* _ASSIGNMENT_: Whenever a line in the records below contains "following", pick it out.

* _RECORDS FOR THIS EXERCISE_:
==============================
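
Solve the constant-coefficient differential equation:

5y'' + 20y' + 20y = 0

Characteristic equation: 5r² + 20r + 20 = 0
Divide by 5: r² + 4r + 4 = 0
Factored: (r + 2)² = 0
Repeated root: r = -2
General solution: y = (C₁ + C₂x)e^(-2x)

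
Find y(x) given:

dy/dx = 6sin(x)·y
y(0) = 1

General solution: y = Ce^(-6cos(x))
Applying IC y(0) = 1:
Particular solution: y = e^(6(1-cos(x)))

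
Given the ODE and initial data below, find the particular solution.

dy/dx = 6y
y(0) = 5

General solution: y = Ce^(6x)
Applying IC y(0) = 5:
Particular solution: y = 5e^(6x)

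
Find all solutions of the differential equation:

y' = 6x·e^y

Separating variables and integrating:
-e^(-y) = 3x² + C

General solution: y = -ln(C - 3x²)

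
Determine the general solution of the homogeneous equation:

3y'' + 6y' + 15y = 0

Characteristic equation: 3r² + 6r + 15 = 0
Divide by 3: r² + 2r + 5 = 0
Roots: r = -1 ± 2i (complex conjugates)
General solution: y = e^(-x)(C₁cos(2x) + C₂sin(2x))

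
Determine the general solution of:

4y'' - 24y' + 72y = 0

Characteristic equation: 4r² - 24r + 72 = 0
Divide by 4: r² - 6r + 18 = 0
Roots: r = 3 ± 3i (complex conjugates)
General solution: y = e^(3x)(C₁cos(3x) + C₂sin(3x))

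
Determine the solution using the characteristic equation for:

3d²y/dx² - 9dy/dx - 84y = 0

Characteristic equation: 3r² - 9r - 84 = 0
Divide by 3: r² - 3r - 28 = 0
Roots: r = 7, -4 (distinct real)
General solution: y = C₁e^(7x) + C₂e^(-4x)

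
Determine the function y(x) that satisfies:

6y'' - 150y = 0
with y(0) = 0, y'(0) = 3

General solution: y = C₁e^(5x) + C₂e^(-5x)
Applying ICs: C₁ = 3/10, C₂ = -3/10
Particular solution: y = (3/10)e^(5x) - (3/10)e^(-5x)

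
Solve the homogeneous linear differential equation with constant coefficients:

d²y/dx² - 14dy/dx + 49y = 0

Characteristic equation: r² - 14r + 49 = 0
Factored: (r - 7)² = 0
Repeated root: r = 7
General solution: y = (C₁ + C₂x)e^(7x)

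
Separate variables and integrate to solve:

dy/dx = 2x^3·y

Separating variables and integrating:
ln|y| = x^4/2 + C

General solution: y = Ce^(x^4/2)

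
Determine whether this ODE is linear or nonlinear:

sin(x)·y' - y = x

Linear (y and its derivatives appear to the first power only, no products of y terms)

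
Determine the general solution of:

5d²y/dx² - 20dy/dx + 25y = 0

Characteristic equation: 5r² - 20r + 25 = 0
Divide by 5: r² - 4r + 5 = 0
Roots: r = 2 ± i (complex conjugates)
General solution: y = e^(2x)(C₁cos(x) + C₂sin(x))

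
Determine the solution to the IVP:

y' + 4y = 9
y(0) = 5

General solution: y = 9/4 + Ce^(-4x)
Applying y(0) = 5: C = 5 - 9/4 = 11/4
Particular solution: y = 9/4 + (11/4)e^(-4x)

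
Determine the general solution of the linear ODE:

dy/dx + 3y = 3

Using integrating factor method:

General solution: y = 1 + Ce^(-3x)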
==============================
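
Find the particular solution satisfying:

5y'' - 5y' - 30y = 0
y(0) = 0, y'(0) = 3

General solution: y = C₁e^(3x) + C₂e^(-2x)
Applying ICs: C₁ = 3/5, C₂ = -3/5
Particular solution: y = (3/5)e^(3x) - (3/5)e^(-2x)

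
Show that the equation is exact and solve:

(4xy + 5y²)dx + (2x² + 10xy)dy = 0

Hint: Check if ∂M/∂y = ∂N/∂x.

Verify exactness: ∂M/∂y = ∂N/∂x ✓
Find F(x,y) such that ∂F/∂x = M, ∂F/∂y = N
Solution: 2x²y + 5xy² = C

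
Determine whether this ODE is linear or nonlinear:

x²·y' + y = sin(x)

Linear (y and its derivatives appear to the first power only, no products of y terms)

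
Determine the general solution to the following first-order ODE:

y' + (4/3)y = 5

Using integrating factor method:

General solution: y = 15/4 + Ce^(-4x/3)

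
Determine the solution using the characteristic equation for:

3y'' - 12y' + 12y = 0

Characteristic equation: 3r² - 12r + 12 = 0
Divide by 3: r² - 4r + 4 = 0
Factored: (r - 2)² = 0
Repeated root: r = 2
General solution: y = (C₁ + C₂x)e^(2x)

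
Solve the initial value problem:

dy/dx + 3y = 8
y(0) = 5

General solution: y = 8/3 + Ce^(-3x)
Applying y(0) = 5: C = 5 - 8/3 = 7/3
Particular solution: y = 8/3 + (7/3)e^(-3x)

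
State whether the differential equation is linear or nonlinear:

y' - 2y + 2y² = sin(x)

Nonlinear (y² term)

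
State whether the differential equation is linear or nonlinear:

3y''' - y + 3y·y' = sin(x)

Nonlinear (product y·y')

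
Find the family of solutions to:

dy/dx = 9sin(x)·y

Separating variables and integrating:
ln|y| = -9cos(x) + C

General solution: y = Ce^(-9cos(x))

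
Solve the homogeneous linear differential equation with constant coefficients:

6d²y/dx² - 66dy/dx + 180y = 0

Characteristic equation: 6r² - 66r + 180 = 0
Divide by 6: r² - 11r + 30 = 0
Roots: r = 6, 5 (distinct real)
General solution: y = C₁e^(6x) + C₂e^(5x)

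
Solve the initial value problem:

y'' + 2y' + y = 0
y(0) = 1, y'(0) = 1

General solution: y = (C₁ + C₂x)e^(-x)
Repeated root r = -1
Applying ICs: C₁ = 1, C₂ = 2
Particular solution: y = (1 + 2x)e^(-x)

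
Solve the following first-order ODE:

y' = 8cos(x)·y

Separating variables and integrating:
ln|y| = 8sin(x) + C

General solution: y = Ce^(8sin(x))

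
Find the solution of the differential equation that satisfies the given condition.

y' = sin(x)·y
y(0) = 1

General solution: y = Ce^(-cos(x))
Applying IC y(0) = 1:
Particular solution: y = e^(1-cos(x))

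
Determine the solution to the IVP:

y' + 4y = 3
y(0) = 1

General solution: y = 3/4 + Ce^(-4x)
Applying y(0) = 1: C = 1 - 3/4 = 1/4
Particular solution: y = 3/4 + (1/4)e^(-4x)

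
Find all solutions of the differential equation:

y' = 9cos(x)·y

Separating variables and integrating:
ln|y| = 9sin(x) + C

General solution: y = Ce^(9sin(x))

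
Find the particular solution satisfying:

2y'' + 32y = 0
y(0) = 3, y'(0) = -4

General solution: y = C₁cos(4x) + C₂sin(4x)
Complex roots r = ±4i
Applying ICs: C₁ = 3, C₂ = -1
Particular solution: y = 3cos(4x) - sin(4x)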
==============================
* _TASK ANSWER_:
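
Determine the general solution to the following first-order ODE:
Solve the following first-order ODE: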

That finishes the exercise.